**SUPPLIED DATA**
[Start of section]

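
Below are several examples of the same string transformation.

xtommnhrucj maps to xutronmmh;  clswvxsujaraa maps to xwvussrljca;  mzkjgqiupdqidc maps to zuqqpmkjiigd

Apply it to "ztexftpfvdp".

zxvttpffe

The rule is to delete the last 2 characters, then sort the characters into reverse alphabetical order.
On "ztexftpfvdp": the first step gives "ztexftpfv", and the second then gives "zxvttpffe".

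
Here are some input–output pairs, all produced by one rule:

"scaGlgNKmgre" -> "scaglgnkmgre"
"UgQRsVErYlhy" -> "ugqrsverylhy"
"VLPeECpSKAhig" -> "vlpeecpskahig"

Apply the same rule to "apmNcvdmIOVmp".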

[End of section]

**YOUR INSTRUCTIONS**
Which lines of the data include the word "same"? Copy each one.

**TASK OUTPUT**
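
Below are several examples of the same string transformation.
Apply the same rule to "apmNcvdmIOVmp".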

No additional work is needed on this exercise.